┌────────
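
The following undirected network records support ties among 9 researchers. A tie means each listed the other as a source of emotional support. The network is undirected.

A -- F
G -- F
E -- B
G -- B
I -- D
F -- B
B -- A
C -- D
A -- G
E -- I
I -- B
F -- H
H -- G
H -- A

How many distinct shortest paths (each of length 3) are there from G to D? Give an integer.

The shortest distance is 3, and the only length-3 path is G–B–I–D. So there is exactly 1 shortest path.

1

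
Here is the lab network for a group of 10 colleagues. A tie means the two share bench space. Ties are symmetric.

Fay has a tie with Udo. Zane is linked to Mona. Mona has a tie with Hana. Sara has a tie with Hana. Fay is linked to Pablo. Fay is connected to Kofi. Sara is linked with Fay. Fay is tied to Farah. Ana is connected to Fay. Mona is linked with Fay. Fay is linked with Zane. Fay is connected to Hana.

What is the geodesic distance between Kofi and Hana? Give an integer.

2

One shortest route is Kofi – Fay – Hana, which uses 2 edges, and Kofi and Hana are not directly tied, so nothing shorter exists. So d(Kofi,Hana) = 2.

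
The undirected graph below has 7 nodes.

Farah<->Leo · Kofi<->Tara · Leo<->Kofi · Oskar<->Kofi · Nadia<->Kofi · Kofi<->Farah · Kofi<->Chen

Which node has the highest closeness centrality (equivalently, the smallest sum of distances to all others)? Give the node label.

Farness (sum of distances to all others) for each node — Chen:11, Farah:10, Kofi:6, Leo:10, Nadia:11, Oskar:11, Tara:11.
The smallest farness is 6, for Kofi, so Kofi has the highest closeness.

Kofi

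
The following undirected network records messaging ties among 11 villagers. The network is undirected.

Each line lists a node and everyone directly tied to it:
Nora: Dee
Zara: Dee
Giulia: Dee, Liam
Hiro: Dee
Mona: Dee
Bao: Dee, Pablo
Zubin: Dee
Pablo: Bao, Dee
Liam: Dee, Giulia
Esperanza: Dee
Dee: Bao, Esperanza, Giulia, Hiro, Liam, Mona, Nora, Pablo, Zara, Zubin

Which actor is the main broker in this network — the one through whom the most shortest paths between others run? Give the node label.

Dee

Unnormalized betweenness of each node: Bao:0, Dee:43, Esperanza:0, Giulia:0, Hiro:0, Liam:0, Mona:0, Nora:0, Pablo:0, Zara:0, Zubin:0.
Dee has the largest value, 43, making it the main broker — the node through which the most shortest paths run.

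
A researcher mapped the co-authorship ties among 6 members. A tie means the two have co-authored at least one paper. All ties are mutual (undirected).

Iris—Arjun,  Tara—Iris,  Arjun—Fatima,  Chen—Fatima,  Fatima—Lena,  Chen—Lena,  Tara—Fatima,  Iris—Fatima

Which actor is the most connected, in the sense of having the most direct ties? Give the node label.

Fatima

Degrees — Arjun:2, Chen:2, Fatima:5, Iris:3, Lena:2, Tara:2.
The maximum is 5, attained only by Fatima.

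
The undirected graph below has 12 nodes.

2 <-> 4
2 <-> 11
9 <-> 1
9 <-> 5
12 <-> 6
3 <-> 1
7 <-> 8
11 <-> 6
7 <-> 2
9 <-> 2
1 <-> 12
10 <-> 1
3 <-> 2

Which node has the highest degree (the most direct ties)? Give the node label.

Degrees — 1:4, 2:5, 3:2, 4:1, 5:1, 6:2, 7:2, 8:1, 9:3, 10:1, 11:2, 12:2.
The maximum is 5, attained only by 2.

2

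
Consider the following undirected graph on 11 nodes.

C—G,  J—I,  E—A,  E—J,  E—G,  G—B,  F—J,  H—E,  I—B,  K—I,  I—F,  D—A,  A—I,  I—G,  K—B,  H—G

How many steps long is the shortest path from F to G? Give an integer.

One shortest route is F – I – G, which uses 2 edges, and F and G are not directly tied, so nothing shorter exists. So d(F,G) = 2.

2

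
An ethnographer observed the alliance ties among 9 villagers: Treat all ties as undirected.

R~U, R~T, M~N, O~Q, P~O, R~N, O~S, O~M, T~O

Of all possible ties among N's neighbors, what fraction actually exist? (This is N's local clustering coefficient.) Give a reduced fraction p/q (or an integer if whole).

N's neighbors: M and R (k = 2).
Possible neighbor pairs: C(2,2) = 1. Edges among them: none → e = 0.
Clustering(N) = 0/1.

0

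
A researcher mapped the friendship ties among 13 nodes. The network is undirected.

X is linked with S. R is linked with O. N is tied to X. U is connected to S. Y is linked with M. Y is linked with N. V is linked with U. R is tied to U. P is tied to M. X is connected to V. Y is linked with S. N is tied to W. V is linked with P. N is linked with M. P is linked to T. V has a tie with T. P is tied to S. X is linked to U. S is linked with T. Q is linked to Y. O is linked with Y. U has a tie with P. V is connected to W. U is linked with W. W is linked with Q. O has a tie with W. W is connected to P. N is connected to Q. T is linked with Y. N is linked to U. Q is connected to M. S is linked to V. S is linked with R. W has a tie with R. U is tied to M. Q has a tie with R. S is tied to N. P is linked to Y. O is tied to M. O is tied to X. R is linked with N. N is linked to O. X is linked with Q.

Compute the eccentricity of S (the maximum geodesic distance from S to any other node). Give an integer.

Distances from S: M:2, N:1, O:2, P:1, Q:2, R:1, T:1, U:1, V:1, W:2, X:1, Y:1.
The largest is 2 (to O, Q, M, and W), so the eccentricity of S is 2.

2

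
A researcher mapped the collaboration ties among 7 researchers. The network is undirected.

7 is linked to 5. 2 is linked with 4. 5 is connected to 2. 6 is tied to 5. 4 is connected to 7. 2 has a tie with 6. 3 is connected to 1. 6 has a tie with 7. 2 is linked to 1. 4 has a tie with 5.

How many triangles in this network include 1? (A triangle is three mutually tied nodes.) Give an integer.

1's neighbors are 2 and 3, but none of them are tied to each other, so no triangle contains 1.

0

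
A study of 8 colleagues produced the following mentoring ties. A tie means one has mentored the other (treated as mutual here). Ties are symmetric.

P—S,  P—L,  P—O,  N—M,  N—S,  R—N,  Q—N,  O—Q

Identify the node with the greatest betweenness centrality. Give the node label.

Unnormalized betweenness of each node: L:0, M:0, N:12, O:2, P:7, Q:3, R:0, S:6.
N has the largest value, 12, making it the main broker — the node through which the most shortest paths run.

N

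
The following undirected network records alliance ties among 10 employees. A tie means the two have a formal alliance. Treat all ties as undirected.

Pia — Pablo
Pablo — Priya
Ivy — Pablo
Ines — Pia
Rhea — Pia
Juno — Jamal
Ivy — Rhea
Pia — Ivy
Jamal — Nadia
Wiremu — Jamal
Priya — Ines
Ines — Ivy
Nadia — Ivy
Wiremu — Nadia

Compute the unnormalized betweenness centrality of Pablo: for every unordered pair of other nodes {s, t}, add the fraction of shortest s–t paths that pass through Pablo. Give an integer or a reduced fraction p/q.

7/2

Pairs whose geodesics pass through Pablo — Priya–Ivy: 1/2; Priya–Rhea: 2/4; Priya–Pia: 1/2; Priya–Juno: 1/2; Priya–Wiremu: 1/2; Priya–Nadia: 1/2; Priya–Jamal: 1/2.
All other pairs contribute 0.
Summing the contributions gives betweenness(Pablo) = 7/2.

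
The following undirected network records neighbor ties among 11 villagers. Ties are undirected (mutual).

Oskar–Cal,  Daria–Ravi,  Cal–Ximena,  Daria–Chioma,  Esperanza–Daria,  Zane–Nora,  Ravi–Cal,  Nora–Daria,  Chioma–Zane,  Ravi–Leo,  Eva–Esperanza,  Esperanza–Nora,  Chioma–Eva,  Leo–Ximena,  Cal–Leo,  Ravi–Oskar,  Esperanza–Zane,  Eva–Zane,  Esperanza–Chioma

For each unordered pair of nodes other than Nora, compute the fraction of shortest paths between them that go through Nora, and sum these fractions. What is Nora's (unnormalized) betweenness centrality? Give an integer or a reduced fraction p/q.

Pairs whose geodesics pass through Nora — Daria–Zane: 1/3; Zane–Oskar: 1/3; Zane–Leo: 1/3; Zane–Cal: 1/3; Zane–Ximena: 2/6; Zane–Ravi: 1/3.
All other pairs contribute 0.
Summing the contributions gives betweenness(Nora) = 2.

2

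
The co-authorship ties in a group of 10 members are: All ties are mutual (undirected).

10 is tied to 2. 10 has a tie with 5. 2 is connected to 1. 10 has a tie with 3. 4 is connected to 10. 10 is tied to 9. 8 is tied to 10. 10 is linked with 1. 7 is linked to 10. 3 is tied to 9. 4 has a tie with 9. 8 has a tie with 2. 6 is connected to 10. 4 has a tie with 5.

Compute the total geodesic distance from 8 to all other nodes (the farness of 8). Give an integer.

16

Distances from 8: 1:2, 2:1, 3:2, 4:2, 5:2, 6:2, 7:2, 9:2, 10:1.
Sum = 2 + 1 + 2 + 2 + 2 + 2 + 2 + 2 + 1 = 16.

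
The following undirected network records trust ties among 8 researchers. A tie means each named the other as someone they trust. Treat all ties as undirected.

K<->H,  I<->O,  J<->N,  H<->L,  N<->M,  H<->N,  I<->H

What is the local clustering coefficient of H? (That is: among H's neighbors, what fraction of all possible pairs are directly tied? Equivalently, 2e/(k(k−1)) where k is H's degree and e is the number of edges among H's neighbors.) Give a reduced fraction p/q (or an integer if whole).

0

H's neighbors: I, K, L, and N (k = 4).
Possible neighbor pairs: C(4,2) = 6. Edges among them: none → e = 0.
Clustering(H) = 0/6 = 0.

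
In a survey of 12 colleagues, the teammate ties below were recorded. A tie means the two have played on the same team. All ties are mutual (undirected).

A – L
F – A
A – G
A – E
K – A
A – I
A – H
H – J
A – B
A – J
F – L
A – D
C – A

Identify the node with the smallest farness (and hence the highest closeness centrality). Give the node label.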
└────────
• [Assignment]:
Copy back the listing above exactly, but only from the line with "Wiremu — Jamal" through the line with "Wiremu — Nadia", both ends included.

• [Exercise output]:
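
Wiremu — Jamal
Priya — Ines
Ines — Ivy
Nadia — Ivy
Wiremu — Nadia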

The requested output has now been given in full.